▸ **Problem to solve**: Return the listing in full. Keep every word as it stands.

▸ **Excerpted data**:
[Start of Attachment]
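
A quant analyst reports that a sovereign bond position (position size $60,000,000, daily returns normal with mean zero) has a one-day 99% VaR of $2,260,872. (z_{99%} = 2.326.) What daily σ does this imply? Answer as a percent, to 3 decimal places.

1.620%

VaR as a fraction: $2,260,872 / $60,000,000 = 3.768%.
σ = VaR / z = 3.768% / 2.326 = 1.620%.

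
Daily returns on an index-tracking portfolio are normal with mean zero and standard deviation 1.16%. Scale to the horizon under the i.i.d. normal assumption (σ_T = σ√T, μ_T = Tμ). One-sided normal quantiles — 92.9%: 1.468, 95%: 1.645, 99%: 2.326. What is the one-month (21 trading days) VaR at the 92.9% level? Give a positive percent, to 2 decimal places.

σ_{21d} = 1.16% × √21 = 5.316%.
VaR = 1.468 × 5.316% = 7.804%.

7.80%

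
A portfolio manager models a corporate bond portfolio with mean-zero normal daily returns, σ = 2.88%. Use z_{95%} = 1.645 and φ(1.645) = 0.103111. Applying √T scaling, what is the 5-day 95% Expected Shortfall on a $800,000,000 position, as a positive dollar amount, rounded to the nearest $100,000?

$106,200,000

σ_{5d} = 2.88% × √5 = 6.440%.
ES multiplier = φ(z)/(1−α) = 0.103111/0.05 = 2.062.
ES = 6.440% × 2.062 = 13.279%; on $800,000,000: $106,232,000.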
[End of Attachment]
▸ **Exercise result**:
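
A quant analyst reports that a sovereign bond position (position size $60,000,000, daily returns normal with mean zero) has a one-day 99% VaR of $2,260,872. (z_{99%} = 2.326.) What daily σ does this imply? Answer as a percent, to 3 decimal places.

1.620%

VaR as a fraction: $2,260,872 / $60,000,000 = 3.768%.
σ = VaR / z = 3.768% / 2.326 = 1.620%.

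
Daily returns on an index-tracking portfolio are normal with mean zero and standard deviation 1.16%. Scale to the horizon under the i.i.d. normal assumption (σ_T = σ√T, μ_T = Tμ). One-sided normal quantiles — 92.9%: 1.468, 95%: 1.645, 99%: 2.326. What is the one-month (21 trading days) VaR at the 92.9% level? Give a positive percent, to 2 decimal places.

σ_{21d} = 1.16% × √21 = 5.316%.
VaR = 1.468 × 5.316% = 7.804%.

7.80%

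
A portfolio manager models a corporate bond portfolio with mean-zero normal daily returns, σ = 2.88%. Use z_{95%} = 1.645 and φ(1.645) = 0.103111. Applying √T scaling, what is the 5-day 95% Expected Shortfall on a $800,000,000 position, as a positive dollar amount, rounded to the nearest $100,000?

$106,200,000

σ_{5d} = 2.88% × √5 = 6.440%.
ES multiplier = φ(z)/(1−α) = 0.103111/0.05 = 2.062.
ES = 6.440% × 2.062 = 13.279%; on $800,000,000: $106,232,000.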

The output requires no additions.